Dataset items

------------------------------

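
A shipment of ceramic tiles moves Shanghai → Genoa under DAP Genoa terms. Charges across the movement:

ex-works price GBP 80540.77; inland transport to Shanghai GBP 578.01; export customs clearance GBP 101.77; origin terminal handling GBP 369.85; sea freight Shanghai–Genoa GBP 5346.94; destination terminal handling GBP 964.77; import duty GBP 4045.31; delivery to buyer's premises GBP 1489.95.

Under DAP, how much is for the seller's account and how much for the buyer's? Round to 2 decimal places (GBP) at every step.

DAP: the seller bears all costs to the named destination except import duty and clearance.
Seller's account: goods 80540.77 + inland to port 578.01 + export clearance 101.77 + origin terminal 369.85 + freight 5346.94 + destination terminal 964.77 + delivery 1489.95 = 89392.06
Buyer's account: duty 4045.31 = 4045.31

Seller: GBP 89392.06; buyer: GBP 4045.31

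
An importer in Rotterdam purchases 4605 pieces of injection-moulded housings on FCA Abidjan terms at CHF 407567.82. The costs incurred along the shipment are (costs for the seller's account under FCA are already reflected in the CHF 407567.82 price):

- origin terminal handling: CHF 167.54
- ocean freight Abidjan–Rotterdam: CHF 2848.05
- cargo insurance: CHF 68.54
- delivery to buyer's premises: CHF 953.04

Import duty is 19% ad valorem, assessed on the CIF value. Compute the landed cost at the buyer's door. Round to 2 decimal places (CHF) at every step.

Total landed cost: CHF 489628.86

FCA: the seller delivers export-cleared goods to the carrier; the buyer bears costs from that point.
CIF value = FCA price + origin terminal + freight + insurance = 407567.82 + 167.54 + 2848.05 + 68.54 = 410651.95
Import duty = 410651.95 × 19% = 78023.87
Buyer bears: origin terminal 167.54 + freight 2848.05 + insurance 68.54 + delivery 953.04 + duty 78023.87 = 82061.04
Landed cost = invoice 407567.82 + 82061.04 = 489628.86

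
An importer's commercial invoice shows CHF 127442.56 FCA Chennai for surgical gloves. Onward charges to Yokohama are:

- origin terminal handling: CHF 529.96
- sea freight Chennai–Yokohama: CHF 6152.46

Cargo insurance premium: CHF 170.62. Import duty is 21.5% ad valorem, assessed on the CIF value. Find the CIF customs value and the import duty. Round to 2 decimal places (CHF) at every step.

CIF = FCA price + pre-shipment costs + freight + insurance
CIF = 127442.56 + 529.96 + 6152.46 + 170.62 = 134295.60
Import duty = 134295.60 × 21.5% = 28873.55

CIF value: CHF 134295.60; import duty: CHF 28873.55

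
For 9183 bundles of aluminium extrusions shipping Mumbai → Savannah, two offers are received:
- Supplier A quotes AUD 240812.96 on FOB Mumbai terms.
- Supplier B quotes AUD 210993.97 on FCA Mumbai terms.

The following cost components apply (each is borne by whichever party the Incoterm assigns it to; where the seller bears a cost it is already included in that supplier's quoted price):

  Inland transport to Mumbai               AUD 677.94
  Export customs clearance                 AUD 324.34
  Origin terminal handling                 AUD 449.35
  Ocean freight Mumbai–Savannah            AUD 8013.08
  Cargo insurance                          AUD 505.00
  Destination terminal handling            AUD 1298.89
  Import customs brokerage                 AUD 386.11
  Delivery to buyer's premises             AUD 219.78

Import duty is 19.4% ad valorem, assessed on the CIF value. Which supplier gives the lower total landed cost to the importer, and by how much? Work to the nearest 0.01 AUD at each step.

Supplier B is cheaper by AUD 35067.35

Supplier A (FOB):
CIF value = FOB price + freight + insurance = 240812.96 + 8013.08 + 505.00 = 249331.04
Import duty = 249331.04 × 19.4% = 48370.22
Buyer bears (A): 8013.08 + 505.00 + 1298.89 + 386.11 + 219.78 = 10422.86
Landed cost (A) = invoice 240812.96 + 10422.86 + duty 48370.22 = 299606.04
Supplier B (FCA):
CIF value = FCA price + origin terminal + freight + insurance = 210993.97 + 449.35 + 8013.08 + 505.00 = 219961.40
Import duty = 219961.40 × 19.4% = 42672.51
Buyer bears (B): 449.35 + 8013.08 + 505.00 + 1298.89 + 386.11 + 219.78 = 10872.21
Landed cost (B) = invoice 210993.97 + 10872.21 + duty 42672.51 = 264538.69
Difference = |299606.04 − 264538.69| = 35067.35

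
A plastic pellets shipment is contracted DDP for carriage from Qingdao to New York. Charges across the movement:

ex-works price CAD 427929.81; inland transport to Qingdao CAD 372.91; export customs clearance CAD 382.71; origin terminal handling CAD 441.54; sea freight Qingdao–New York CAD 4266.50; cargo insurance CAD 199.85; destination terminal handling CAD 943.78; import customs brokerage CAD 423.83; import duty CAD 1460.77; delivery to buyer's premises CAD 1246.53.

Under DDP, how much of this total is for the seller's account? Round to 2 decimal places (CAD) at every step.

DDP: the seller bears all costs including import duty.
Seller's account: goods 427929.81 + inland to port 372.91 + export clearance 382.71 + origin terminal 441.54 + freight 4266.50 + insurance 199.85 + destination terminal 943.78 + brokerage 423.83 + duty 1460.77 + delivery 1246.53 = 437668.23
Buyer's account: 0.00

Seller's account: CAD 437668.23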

------------------------------

**WHAT THE TASK REQUIRES:** If a line of the data above holds the string "quotes", count it, then state only the total.

**ANSWER TO THIS EXERCISE:** 2